Only the lines from the one with "430.9 min, find the utilization." to the end of the data below should be returned, each exactly as it stands.

»»

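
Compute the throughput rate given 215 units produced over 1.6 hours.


Throughput = units / time
= 215 / 1.6
= 134.4 units/hour


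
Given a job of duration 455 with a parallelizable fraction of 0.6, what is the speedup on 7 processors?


Amdahl's law: T_p = T × ((1-p) + p/N)
= 455 × ((1-0.6) + 0.6/7)
= 455 × (0.40 + 0.0857)
= 455 × 0.4857
= 221.00
Speedup = 455/221.00
= 2.06×


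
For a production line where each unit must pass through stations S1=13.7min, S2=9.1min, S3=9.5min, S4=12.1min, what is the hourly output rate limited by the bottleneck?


Bottleneck = longest station time
Station times: [13.7, 9.1, 9.5, 12.1]
Max = 13.7 min
Rate = 60 / 13.7
= 4.38 units/hour (bottleneck: 13.7min)


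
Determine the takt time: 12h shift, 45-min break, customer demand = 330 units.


Available = 12×60 - 45 = 675 min
Takt time = 675 / 330
= 2.05 min/unit


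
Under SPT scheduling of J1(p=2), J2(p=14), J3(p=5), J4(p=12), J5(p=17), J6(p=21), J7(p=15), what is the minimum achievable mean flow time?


SPT order: J1 → J3 → J4 → J2 → J7 → J5 → J6
Completion times:
  J1: C=2
  J3: C=7
  J4: C=19
  J2: C=33
  J7: C=48
  J5: C=65
  J6: C=86
Sum = 260, n = 7
Mean flow = 260/7
= 37.14


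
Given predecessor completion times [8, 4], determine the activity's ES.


ES = max of all predecessor completion times
Predecessors: [8, 4]
ES = max(8, 4)
= 8


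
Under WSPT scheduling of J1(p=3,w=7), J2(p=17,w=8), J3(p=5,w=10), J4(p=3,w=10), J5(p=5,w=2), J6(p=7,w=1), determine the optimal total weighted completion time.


WSPT order (by p/w): J4 → J1 → J3 → J2 → J5 → J6
  J4: C=3, w·C=10×3=30
  J1: C=6, w·C=7×6=42
  J3: C=11, w·C=10×11=110
  J2: C=28, w·C=8×28=224
  J5: C=33, w·C=2×33=66
  J6: C=40, w·C=1×40=40
Σ w·C = 512
= 512


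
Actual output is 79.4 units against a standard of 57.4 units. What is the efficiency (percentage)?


Efficiency = (actual / standard) × 100
= (79.4 / 57.4) × 100
= 138.3%


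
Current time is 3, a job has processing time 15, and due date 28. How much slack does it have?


Slack = due - current_time - processing
= 28 - 3 - 15
= 10


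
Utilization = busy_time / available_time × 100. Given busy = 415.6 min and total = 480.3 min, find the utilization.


Utilization = busy / total × 100
= 415.6 / 480.3 × 100
= 86.5%


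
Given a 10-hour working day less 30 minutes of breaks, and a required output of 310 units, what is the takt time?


Available = 10×60 - 30 = 570 min
Takt time = 570 / 310
= 1.84 min/unit


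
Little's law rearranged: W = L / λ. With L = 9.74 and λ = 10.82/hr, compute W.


Little's law: L = λW → W = L / λ
= 9.74 / 10.82
= 0.90 hours


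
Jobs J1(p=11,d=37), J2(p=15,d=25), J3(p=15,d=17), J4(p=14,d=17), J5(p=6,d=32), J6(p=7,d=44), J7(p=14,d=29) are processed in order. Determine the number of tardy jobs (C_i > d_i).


Completion vs due date:
  J1: C=11, d=37 → on time
  J2: C=26, d=25 → TARDY
  J3: C=41, d=17 → TARDY
  J4: C=55, d=17 → TARDY
  J5: C=61, d=32 → TARDY
  J6: C=68, d=44 → TARDY
  J7: C=82, d=29 → TARDY
Tardy jobs: J2, J3, J4, J5, J6, J7
Count = 6


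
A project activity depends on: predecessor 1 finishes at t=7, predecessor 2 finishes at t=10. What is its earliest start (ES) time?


ES = max of all predecessor completion times
Predecessors: [7, 10]
ES = max(7, 10)
= 10


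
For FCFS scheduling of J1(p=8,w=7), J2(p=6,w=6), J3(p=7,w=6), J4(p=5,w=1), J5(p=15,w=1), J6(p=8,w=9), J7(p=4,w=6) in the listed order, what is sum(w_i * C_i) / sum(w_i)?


Completion times:
  J1: C=8, w×C=7×8=56
  J2: C=14, w×C=6×14=84
  J3: C=21, w×C=6×21=126
  J4: C=26, w×C=1×26=26
  J5: C=41, w×C=1×41=41
  J6: C=49, w×C=9×49=441
  J7: C=53, w×C=6×53=318
Sum w×C = 1092
Sum w = 36
Weighted avg = 1092/36
= 30.33


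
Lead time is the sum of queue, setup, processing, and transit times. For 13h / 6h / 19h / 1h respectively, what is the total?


Lead time = queue + setup + processing + transit
= 13 + 6 + 19 + 1
= 39 hours


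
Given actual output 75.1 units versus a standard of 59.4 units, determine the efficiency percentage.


Efficiency = (actual / standard) × 100
= (75.1 / 59.4) × 100
= 126.4%


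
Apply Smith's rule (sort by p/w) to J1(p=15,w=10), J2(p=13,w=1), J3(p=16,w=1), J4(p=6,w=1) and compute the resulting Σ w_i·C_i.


WSPT order (by p/w): J1 → J4 → J2 → J3
  J1: C=15, w·C=10×15=150
  J4: C=21, w·C=1×21=21
  J2: C=34, w·C=1×34=34
  J3: C=50, w·C=1×50=50
Σ w·C = 255
= 255


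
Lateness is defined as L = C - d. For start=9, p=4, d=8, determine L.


Completion = 9 + 4 = 13
Lateness = C - d = 13 - 8
= 5


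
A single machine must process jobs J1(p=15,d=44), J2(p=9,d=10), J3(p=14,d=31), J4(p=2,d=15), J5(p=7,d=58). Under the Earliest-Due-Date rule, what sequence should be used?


EDD: sort by earliest due date
  J2: d=10, p=9
  J4: d=15, p=2
  J3: d=31, p=14
  J1: d=44, p=15
  J5: d=58, p=7
Order: J2 → J4 → J3 → J1 → J5


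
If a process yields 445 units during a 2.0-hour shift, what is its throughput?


Throughput = units / time
= 445 / 2.0
= 222.5 units/hour


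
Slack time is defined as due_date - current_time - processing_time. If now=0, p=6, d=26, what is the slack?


Slack = due - current_time - processing
= 26 - 0 - 6
= 20


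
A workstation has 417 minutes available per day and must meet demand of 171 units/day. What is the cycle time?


Cycle time = available time / demand
= 417 / 171
= 2.44 min/unit


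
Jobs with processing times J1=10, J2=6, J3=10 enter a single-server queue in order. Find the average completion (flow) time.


Completion times:
  J1: completes at 10
  J2: completes at 16
  J3: completes at 26
Sum = 52
Average = 52/3
= 17.33


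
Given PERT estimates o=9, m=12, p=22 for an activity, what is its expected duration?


te = (o + 4m + p) / 6
= (9 + 4×12 + 22) / 6
= (9 + 48 + 22) / 6
= 79 / 6
= 13.17


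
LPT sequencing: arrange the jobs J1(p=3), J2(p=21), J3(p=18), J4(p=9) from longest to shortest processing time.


LPT: sort by longest processing time first
  J2: p=21
  J3: p=18
  J4: p=9
  J1: p=3
Order: J2 → J3 → J4 → J1


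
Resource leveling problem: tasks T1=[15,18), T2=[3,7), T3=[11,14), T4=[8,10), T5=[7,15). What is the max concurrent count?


Check each time point for overlaps:
  t=8: 2 tasks active (T4, T5)
Max concurrent = 2


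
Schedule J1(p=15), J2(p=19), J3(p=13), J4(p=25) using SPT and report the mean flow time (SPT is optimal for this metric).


SPT order: J3 → J1 → J2 → J4
Completion times:
  J3: C=13
  J1: C=28
  J2: C=47
  J4: C=72
Sum = 160, n = 4
Mean flow = 160/4
= 40.00


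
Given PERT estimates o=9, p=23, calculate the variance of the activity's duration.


σ² = ((p - o) / 6)² = (p - o)² / 36
= (23 - 9)² / 36
= 14² / 36
= 196 / 36
= 5.4444


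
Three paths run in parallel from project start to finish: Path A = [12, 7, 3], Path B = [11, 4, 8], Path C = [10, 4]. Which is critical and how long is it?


Path A: 12 + 7 + 3 = 22
Path B: 11 + 4 + 8 = 23
Path C: 10 + 4 = 14
Critical path = longest = max(22, 23, 14)
= 23 (Path B)


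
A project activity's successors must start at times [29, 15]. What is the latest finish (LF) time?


LF = min of all successor start times
Successors start at: [29, 15]
LF = min(29, 15)
= 15


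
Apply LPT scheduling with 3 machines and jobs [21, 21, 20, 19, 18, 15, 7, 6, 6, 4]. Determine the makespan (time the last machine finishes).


Jobs (LPT sorted): [21, 21, 20, 19, 18, 15, 7, 6, 6, 4]
Machines: 3
  J=21 → Machine 1 (load: 0+21=21)
  J=21 → Machine 2 (load: 0+21=21)
  J=20 → Machine 3 (load: 0+20=20)
  J=19 → Machine 3 (load: 20+19=39)
  J=18 → Machine 1 (load: 21+18=39)
  J=15 → Machine 2 (load: 21+15=36)
  J=7 → Machine 2 (load: 36+7=43)
  J=6 → Machine 1 (load: 39+6=45)
  J=6 → Machine 3 (load: 39+6=45)
  J=4 → Machine 2 (load: 43+4=47)
Machine loads: [45, 47, 45]
Makespan = max = 47 time units


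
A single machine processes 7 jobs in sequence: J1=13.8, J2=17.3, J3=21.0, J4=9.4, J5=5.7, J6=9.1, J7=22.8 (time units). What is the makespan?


Sequential makespan: sum all processing times
= 13.8 + 17.3 + 21.0 + 9.4 + 5.7 + 9.1 + 22.8
= 99.1 time units


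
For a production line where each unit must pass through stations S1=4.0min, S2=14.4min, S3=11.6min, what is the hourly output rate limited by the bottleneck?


Bottleneck = longest station time
Station times: [4.0, 14.4, 11.6]
Max = 14.4 min
Rate = 60 / 14.4
= 4.17 units/hour (bottleneck: 14.4min)


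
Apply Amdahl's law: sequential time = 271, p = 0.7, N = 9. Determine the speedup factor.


Amdahl's law: T_p = T × ((1-p) + p/N)
= 271 × ((1-0.7) + 0.7/9)
= 271 × (0.30 + 0.0778)
= 271 × 0.3778
= 102.38
Speedup = 271/102.38
= 2.65×


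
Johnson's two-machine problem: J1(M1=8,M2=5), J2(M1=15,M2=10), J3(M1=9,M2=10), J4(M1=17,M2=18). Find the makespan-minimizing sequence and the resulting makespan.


Johnson's rule:
Group 1 (M1≤M2, sort by M1): ['J3', 'J4']
Group 2 (M1>M2, sort desc M2): ['J2', 'J1']
Sequence: J3 → J4 → J2 → J1
Makespan calculation:
  J3: M1 done=9, M2 done=19
  J4: M1 done=26, M2 done=44
  J2: M1 done=41, M2 done=54
  J1: M1 done=49, M2 done=59
= Sequence: J3 → J4 → J2 → J1, Makespan: 59


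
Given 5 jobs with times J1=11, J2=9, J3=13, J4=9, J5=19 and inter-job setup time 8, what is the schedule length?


Makespan = Σ processing + (n-1) × setup
= (11 + 9 + 13 + 9 + 19) + (5-1)×8
= 61 + 32
= 93 time units


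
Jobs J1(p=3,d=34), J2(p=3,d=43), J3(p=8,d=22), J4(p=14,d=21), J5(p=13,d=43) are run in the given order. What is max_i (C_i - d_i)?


Lateness per job (L = C - d):
  J1: C=3, d=34, L=-31
  J2: C=6, d=43, L=-37
  J3: C=14, d=22, L=-8
  J4: C=28, d=21, L=7
  J5: C=41, d=43, L=-2
Lmax = max(-31, -37, -8, 7, -2)
= 7


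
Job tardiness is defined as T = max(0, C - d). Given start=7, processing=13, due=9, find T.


Completion = start + processing = 7 + 13 = 20
Tardiness = max(0, C - d) = max(0, 20 - 9)
= max(0, 11)
= 11


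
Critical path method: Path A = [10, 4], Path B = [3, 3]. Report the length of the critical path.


Path A: 10 + 4 = 14
Path B: 3 + 3 = 6
Critical path = longest = max(14, 6)
= 14 (Path A)


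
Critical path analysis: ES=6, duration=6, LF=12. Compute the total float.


EF = ES + duration = 6 + 6 = 12
LS = LF - duration = 12 - 6 = 6
Total Float = LF - EF = 12 - 12
(or LS - ES = 6 - 6)
= 0


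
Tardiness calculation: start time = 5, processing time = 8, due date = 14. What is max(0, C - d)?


Completion = start + processing = 5 + 8 = 13
Tardiness = max(0, C - d) = max(0, 13 - 14)
= max(0, -1)
= 0


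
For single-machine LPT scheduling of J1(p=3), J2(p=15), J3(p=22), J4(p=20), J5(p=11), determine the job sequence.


LPT: sort by longest processing time first
  J3: p=22
  J4: p=20
  J2: p=15
  J5: p=11
  J1: p=3
Order: J3 → J4 → J2 → J5 → J1


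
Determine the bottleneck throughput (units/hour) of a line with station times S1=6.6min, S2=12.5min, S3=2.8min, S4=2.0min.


Bottleneck = longest station time
Station times: [6.6, 12.5, 2.8, 2.0]
Max = 12.5 min
Rate = 60 / 12.5
= 4.80 units/hour (bottleneck: 12.5min)


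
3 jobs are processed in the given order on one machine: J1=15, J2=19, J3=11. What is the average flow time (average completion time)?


Completion times:
  J1: completes at 15
  J2: completes at 34
  J3: completes at 45
Sum = 94
Average = 94/3
= 31.33


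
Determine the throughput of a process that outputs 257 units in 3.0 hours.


Throughput = units / time
= 257 / 3.0
= 85.7 units/hour


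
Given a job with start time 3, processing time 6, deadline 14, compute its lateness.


Completion = 3 + 6 = 9
Lateness = C - d = 9 - 14
= -5


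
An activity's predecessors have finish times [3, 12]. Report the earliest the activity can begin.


ES = max of all predecessor completion times
Predecessors: [3, 12]
ES = max(3, 12)
= 12


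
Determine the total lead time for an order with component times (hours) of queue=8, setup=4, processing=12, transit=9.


Lead time = queue + setup + processing + transit
= 8 + 4 + 12 + 9
= 33 hours


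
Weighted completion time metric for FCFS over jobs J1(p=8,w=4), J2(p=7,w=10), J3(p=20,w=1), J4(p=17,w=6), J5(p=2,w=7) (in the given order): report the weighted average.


Completion times:
  J1: C=8, w×C=4×8=32
  J2: C=15, w×C=10×15=150
  J3: C=35, w×C=1×35=35
  J4: C=52, w×C=6×52=312
  J5: C=54, w×C=7×54=378
Sum w×C = 907
Sum w = 28
Weighted avg = 907/28
= 32.39


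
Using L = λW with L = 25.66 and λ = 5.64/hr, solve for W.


Little's law: L = λW → W = L / λ
= 25.66 / 5.64
= 4.55 hours


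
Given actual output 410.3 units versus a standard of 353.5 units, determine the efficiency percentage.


Efficiency = (actual / standard) × 100
= (410.3 / 353.5) × 100
= 116.1%


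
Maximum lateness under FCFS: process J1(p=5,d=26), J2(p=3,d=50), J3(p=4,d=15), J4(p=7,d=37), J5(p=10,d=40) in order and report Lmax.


Lateness per job (L = C - d):
  J1: C=5, d=26, L=-21
  J2: C=8, d=50, L=-42
  J3: C=12, d=15, L=-3
  J4: C=19, d=37, L=-18
  J5: C=29, d=40, L=-11
Lmax = max(-21, -42, -3, -18, -11)
= -3


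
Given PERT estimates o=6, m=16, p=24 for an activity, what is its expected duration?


te = (o + 4m + p) / 6
= (6 + 4×16 + 24) / 6
= (6 + 64 + 24) / 6
= 94 / 6
= 15.67


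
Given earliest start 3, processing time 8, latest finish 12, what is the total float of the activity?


EF = ES + duration = 3 + 8 = 11
LS = LF - duration = 12 - 8 = 4
Total Float = LF - EF = 12 - 11
(or LS - ES = 4 - 3)
= 1


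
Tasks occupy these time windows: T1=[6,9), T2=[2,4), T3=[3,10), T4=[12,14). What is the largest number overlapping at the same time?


Check each time point for overlaps:
  t=3: 2 tasks active (T2, T3)
Max concurrent = 2


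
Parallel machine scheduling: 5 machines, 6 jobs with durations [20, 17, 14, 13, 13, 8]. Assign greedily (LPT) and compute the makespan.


Jobs (LPT sorted): [20, 17, 14, 13, 13, 8]
Machines: 5
  J=20 → Machine 1 (load: 0+20=20)
  J=17 → Machine 2 (load: 0+17=17)
  J=14 → Machine 3 (load: 0+14=14)
  J=13 → Machine 4 (load: 0+13=13)
  J=13 → Machine 5 (load: 0+13=13)
  J=8 → Machine 4 (load: 13+8=21)
Machine loads: [20, 17, 14, 21, 13]
Makespan = max = 21 time units


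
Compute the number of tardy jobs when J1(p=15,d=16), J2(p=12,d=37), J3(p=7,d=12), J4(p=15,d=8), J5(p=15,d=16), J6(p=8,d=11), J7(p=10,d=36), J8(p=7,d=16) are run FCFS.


Completion vs due date:
  J1: C=15, d=16 → on time
  J2: C=27, d=37 → on time
  J3: C=34, d=12 → TARDY
  J4: C=49, d=8 → TARDY
  J5: C=64, d=16 → TARDY
  J6: C=72, d=11 → TARDY
  J7: C=82, d=36 → TARDY
  J8: C=89, d=16 → TARDY
Tardy jobs: J3, J4, J5, J6, J7, J8
Count = 6


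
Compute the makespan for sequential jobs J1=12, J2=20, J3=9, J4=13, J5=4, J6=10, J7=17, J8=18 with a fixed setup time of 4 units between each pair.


Makespan = Σ processing + (n-1) × setup
= (12 + 20 + 9 + 13 + 4 + 10 + 17 + 18) + (8-1)×4
= 103 + 28
= 131 time units


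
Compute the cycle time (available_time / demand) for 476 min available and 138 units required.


Cycle time = available time / demand
= 476 / 138
= 3.45 min/unit


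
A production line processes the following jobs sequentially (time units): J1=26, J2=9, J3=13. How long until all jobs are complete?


Sequential makespan: sum all processing times
= 26 + 9 + 13
= 48 time units


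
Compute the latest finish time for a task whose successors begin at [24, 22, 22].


LF = min of all successor start times
Successors start at: [24, 22, 22]
LF = min(24, 22, 22)
= 22


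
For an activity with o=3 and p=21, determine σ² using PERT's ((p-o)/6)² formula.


σ² = ((p - o) / 6)² = (p - o)² / 36
= (21 - 3)² / 36
= 18² / 36
= 324 / 36
= 9.0000


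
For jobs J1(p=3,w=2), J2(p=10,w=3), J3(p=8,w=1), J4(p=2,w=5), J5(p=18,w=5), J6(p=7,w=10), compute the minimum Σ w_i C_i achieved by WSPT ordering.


WSPT order (by p/w): J4 → J6 → J1 → J2 → J5 → J3
  J4: C=2, w·C=5×2=10
  J6: C=9, w·C=10×9=90
  J1: C=12, w·C=2×12=24
  J2: C=22, w·C=3×22=66
  J5: C=40, w·C=5×40=200
  J3: C=48, w·C=1×48=48
Σ w·C = 438
= 438


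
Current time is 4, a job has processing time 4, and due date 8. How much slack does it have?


Slack = due - current_time - processing
= 8 - 4 - 4
= 0


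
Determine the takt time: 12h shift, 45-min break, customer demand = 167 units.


Available = 12×60 - 45 = 675 min
Takt time = 675 / 167
= 4.04 min/unit


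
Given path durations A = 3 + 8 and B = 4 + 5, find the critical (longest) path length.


Path A: 3 + 8 = 11
Path B: 4 + 5 = 9
Critical path = longest = max(11, 9)
= 11 (Path A)


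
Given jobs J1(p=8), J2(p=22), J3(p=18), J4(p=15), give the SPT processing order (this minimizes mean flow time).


SPT: sort by shortest processing time
  J1: p=8
  J4: p=15
  J3: p=18
  J2: p=22
Order: J1 → J4 → J3 → J2


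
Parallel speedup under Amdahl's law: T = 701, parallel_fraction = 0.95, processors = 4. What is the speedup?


Amdahl's law: T_p = T × ((1-p) + p/N)
= 701 × ((1-0.95) + 0.95/4)
= 701 × (0.05 + 0.2375)
= 701 × 0.2875
= 201.54
Speedup = 701/201.54
= 3.48×


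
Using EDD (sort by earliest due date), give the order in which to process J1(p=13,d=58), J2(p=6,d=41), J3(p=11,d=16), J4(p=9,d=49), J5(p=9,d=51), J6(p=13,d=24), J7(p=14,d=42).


EDD: sort by earliest due date
  J3: d=16, p=11
  J6: d=24, p=13
  J2: d=41, p=6
  J7: d=42, p=14
  J4: d=49, p=9
  J5: d=51, p=9
  J1: d=58, p=13
Order: J3 → J6 → J2 → J7 → J4 → J5 → J1


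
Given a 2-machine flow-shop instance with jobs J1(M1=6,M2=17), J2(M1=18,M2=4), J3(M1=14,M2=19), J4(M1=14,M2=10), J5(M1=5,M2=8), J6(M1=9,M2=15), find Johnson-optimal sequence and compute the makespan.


Johnson's rule:
Group 1 (M1≤M2, sort by M1): ['J5', 'J1', 'J6', 'J3']
Group 2 (M1>M2, sort desc M2): ['J4', 'J2']
Sequence: J5 → J1 → J6 → J3 → J4 → J2
Makespan calculation:
  J5: M1 done=5, M2 done=13
  J1: M1 done=11, M2 done=30
  J6: M1 done=20, M2 done=45
  J3: M1 done=34, M2 done=64
  J4: M1 done=48, M2 done=74
  J2: M1 done=66, M2 done=78
= Sequence: J5 → J1 → J6 → J3 → J4 → J2, Makespan: 78


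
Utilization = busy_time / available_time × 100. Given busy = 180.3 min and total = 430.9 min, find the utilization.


Utilization = busy / total × 100
= 180.3 / 430.9 × 100
= 41.8%


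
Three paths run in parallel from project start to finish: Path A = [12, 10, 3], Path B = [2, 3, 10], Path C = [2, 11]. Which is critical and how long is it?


Path A: 12 + 10 + 3 = 25
Path B: 2 + 3 + 10 = 15
Path C: 2 + 11 = 13
Critical path = longest = max(25, 15, 13)
= 25 (Path A)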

««

## Answer box
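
Utilization = busy_time / available_time × 100. Given busy = 180.3 min and total = 430.9 min, find the utilization.


Utilization = busy / total × 100
= 180.3 / 430.9 × 100
= 41.8%


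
Three paths run in parallel from project start to finish: Path A = [12, 10, 3], Path B = [2, 3, 10], Path C = [2, 11]. Which is critical and how long is it?


Path A: 12 + 10 + 3 = 25
Path B: 2 + 3 + 10 = 15
Path C: 2 + 11 = 13
Critical path = longest = max(25, 15, 13)
= 25 (Path A)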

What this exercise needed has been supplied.